WHAT YOU HAVE TO DO:
A word-for-word restatement of the whole listing is the expected answer.
────────
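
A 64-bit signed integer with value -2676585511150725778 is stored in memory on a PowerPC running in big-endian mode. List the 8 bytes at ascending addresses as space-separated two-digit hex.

DA DA DB A8 A4 E7 55 6E

Two's complement of -2676585511150725778 in 64 bits: 2676585511150725778 = 0x252524575B18AA92; invert → 0xDADADBA8A4E7556D; add 1 → 0xDADADBA8A4E7556E.
Split into bytes (most-significant first): DA DA DB A8 A4 E7 55 6E.
In big-endian order the high byte comes first in memory.
So the memory order matches the most-significant-first order: DA DA DB A8 A4 E7 55 6E.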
────────
THE ANSWER:
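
A 64-bit signed integer with value -2676585511150725778 is stored in memory on a PowerPC running in big-endian mode. List the 8 bytes at ascending addresses as space-separated two-digit hex.

DA DA DB A8 A4 E7 55 6E

Two's complement of -2676585511150725778 in 64 bits: 2676585511150725778 = 0x252524575B18AA92; invert → 0xDADADBA8A4E7556D; add 1 → 0xDADADBA8A4E7556E.
Split into bytes (most-significant first): DA DA DB A8 A4 E7 55 6E.
In big-endian order the high byte comes first in memory.
So the memory order matches the most-significant-first order: DA DA DB A8 A4 E7 55 6E.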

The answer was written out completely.